*** Opening Data ***
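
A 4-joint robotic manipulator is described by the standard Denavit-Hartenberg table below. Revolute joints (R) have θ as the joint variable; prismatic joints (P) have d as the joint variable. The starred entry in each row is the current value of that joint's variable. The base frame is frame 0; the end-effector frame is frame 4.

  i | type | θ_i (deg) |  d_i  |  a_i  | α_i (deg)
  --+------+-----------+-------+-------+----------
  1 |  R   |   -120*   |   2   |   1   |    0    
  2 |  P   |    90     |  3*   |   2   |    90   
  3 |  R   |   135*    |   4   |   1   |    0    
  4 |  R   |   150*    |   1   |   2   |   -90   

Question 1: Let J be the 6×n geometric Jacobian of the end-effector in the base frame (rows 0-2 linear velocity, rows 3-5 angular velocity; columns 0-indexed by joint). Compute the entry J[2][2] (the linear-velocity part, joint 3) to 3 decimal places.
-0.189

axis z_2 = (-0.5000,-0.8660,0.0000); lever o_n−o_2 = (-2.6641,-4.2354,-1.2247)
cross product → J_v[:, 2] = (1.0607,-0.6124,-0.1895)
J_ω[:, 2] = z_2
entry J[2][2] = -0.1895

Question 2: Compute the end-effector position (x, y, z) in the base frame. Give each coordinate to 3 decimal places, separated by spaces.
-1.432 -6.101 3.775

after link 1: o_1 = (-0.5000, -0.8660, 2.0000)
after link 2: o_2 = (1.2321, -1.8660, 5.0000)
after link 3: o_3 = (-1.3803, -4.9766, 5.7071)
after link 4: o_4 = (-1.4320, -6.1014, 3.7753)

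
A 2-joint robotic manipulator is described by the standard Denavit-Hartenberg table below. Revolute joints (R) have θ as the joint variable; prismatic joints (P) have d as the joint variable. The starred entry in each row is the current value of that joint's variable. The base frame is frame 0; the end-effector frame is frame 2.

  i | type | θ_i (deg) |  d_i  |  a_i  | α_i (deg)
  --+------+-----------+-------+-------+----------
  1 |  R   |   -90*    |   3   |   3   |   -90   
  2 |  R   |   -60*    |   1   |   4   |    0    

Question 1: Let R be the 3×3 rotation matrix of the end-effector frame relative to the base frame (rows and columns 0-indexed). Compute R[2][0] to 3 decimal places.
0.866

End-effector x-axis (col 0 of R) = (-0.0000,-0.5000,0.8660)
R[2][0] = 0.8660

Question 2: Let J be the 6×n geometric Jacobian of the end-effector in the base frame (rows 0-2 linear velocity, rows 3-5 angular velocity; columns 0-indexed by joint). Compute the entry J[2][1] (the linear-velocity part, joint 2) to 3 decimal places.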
*** Closing Data ***
Your goal: Transcribe the records exactly as they appear.

Output below:
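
A 4-joint robotic manipulator is described by the standard Denavit-Hartenberg table below. Revolute joints (R) have θ as the joint variable; prismatic joints (P) have d as the joint variable. The starred entry in each row is the current value of that joint's variable. The base frame is frame 0; the end-effector frame is frame 4.

  i | type | θ_i (deg) |  d_i  |  a_i  | α_i (deg)
  --+------+-----------+-------+-------+----------
  1 |  R   |   -120*   |   2   |   1   |    0    
  2 |  P   |    90     |  3*   |   2   |    90   
  3 |  R   |   135*    |   4   |   1   |    0    
  4 |  R   |   150*    |   1   |   2   |   -90   

Question 1: Let J be the 6×n geometric Jacobian of the end-effector in the base frame (rows 0-2 linear velocity, rows 3-5 angular velocity; columns 0-indexed by joint). Compute the entry J[2][2] (the linear-velocity part, joint 3) to 3 decimal places.
-0.189

axis z_2 = (-0.5000,-0.8660,0.0000); lever o_n−o_2 = (-2.6641,-4.2354,-1.2247)
cross product → J_v[:, 2] = (1.0607,-0.6124,-0.1895)
J_ω[:, 2] = z_2
entry J[2][2] = -0.1895

Question 2: Compute the end-effector position (x, y, z) in the base frame. Give each coordinate to 3 decimal places, separated by spaces.
-1.432 -6.101 3.775

after link 1: o_1 = (-0.5000, -0.8660, 2.0000)
after link 2: o_2 = (1.2321, -1.8660, 5.0000)
after link 3: o_3 = (-1.3803, -4.9766, 5.7071)
after link 4: o_4 = (-1.4320, -6.1014, 3.7753)

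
A 2-joint robotic manipulator is described by the standard Denavit-Hartenberg table below. Revolute joints (R) have θ as the joint variable; prismatic joints (P) have d as the joint variable. The starred entry in each row is the current value of that joint's variable. The base frame is frame 0; the end-effector frame is frame 2.

  i | type | θ_i (deg) |  d_i  |  a_i  | α_i (deg)
  --+------+-----------+-------+-------+----------
  1 |  R   |   -90*    |   3   |   3   |   -90   
  2 |  R   |   -60*    |   1   |   4   |    0    

Question 1: Let R be the 3×3 rotation matrix of the end-effector frame relative to the base frame (rows and columns 0-indexed). Compute R[2][0] to 3 decimal places.
0.866

End-effector x-axis (col 0 of R) = (-0.0000,-0.5000,0.8660)
R[2][0] = 0.8660

Question 2: Let J be the 6×n geometric Jacobian of the end-effector in the base frame (rows 0-2 linear velocity, rows 3-5 angular velocity; columns 0-indexed by joint). Compute the entry J[2][1] (the linear-velocity part, joint 2) to 3 decimal places.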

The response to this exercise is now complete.